+++ Records shown
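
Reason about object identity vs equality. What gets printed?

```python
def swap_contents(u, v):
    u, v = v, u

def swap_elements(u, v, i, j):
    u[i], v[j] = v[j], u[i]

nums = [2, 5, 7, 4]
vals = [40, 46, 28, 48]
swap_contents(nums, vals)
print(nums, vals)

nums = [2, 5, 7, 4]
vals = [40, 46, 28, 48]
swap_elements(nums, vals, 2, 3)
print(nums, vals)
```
[2, 5, 7, 4] [40, 46, 28, 48]
[2, 5, 48, 4] [40, 46, 28, 7]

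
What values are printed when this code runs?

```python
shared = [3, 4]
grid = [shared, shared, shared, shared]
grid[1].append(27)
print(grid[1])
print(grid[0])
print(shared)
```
[3, 4, 27]
[3, 4, 27]
[3, 4, 27]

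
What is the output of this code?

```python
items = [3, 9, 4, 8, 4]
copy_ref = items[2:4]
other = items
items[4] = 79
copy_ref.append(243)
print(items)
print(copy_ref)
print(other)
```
[3, 9, 4, 8, 79]
[4, 8, 243]
[3, 9, 4, 8, 79]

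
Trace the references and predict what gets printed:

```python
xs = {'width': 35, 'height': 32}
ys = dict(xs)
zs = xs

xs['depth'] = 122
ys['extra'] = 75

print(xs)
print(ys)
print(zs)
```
{'width': 35, 'height': 32, 'depth': 122}
{'width': 35, 'height': 32, 'extra': 75}
{'width': 35, 'height': 32, 'depth': 122}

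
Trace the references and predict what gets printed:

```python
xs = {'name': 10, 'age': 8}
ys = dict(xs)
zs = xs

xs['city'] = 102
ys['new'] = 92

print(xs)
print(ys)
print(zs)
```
{'name': 10, 'age': 8, 'city': 102}
{'name': 10, 'age': 8, 'new': 92}
{'name': 10, 'age': 8, 'city': 102}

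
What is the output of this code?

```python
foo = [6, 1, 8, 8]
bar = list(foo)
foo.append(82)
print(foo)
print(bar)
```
[6, 1, 8, 8, 82]
[6, 1, 8, 8]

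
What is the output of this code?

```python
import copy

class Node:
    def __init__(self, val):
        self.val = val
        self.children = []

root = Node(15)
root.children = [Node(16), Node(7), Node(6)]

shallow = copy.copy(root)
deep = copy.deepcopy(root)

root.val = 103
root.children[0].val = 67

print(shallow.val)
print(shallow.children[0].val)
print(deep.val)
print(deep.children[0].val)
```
15
67
15
16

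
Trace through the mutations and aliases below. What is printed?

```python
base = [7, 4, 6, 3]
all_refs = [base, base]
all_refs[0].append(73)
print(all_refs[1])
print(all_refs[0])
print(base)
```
[7, 4, 6, 3, 73]
[7, 4, 6, 3, 73]
[7, 4, 6, 3, 73]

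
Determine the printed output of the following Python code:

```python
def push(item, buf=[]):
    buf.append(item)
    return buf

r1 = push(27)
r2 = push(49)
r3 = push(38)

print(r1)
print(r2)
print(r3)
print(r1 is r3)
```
[27, 49, 38]
[27, 49, 38]
[27, 49, 38]
True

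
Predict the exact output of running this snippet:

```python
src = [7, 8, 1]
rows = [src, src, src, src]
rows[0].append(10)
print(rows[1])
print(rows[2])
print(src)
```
[7, 8, 1, 10]
[7, 8, 1, 10]
[7, 8, 1, 10]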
++++++
Return all the data above, unaltered and complete.

## Response to the task
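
Reason about object identity vs equality. What gets printed?

```python
def swap_contents(u, v):
    u, v = v, u

def swap_elements(u, v, i, j):
    u[i], v[j] = v[j], u[i]

nums = [2, 5, 7, 4]
vals = [40, 46, 28, 48]
swap_contents(nums, vals)
print(nums, vals)

nums = [2, 5, 7, 4]
vals = [40, 46, 28, 48]
swap_elements(nums, vals, 2, 3)
print(nums, vals)
```
[2, 5, 7, 4] [40, 46, 28, 48]
[2, 5, 48, 4] [40, 46, 28, 7]

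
What values are printed when this code runs?

```python
shared = [3, 4]
grid = [shared, shared, shared, shared]
grid[1].append(27)
print(grid[1])
print(grid[0])
print(shared)
```
[3, 4, 27]
[3, 4, 27]
[3, 4, 27]

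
What is the output of this code?

```python
items = [3, 9, 4, 8, 4]
copy_ref = items[2:4]
other = items
items[4] = 79
copy_ref.append(243)
print(items)
print(copy_ref)
print(other)
```
[3, 9, 4, 8, 79]
[4, 8, 243]
[3, 9, 4, 8, 79]

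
Trace the references and predict what gets printed:

```python
xs = {'width': 35, 'height': 32}
ys = dict(xs)
zs = xs

xs['depth'] = 122
ys['extra'] = 75

print(xs)
print(ys)
print(zs)
```
{'width': 35, 'height': 32, 'depth': 122}
{'width': 35, 'height': 32, 'extra': 75}
{'width': 35, 'height': 32, 'depth': 122}

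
Trace the references and predict what gets printed:

```python
xs = {'name': 10, 'age': 8}
ys = dict(xs)
zs = xs

xs['city'] = 102
ys['new'] = 92

print(xs)
print(ys)
print(zs)
```
{'name': 10, 'age': 8, 'city': 102}
{'name': 10, 'age': 8, 'new': 92}
{'name': 10, 'age': 8, 'city': 102}

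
What is the output of this code?

```python
foo = [6, 1, 8, 8]
bar = list(foo)
foo.append(82)
print(foo)
print(bar)
```
[6, 1, 8, 8, 82]
[6, 1, 8, 8]

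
What is the output of this code?

```python
import copy

class Node:
    def __init__(self, val):
        self.val = val
        self.children = []

root = Node(15)
root.children = [Node(16), Node(7), Node(6)]

shallow = copy.copy(root)
deep = copy.deepcopy(root)

root.val = 103
root.children[0].val = 67

print(shallow.val)
print(shallow.children[0].val)
print(deep.val)
print(deep.children[0].val)
```
15
67
15
16

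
Trace through the mutations and aliases below. What is printed?

```python
base = [7, 4, 6, 3]
all_refs = [base, base]
all_refs[0].append(73)
print(all_refs[1])
print(all_refs[0])
print(base)
```
[7, 4, 6, 3, 73]
[7, 4, 6, 3, 73]
[7, 4, 6, 3, 73]

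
Determine the printed output of the following Python code:

```python
def push(item, buf=[]):
    buf.append(item)
    return buf

r1 = push(27)
r2 = push(49)
r3 = push(38)

print(r1)
print(r2)
print(r3)
print(r1 is r3)
```
[27, 49, 38]
[27, 49, 38]
[27, 49, 38]
True

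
Predict the exact output of running this snippet:

```python
src = [7, 8, 1]
rows = [src, src, src, src]
rows[0].append(10)
print(rows[1])
print(rows[2])
print(src)
```
[7, 8, 1, 10]
[7, 8, 1, 10]
[7, 8, 1, 10]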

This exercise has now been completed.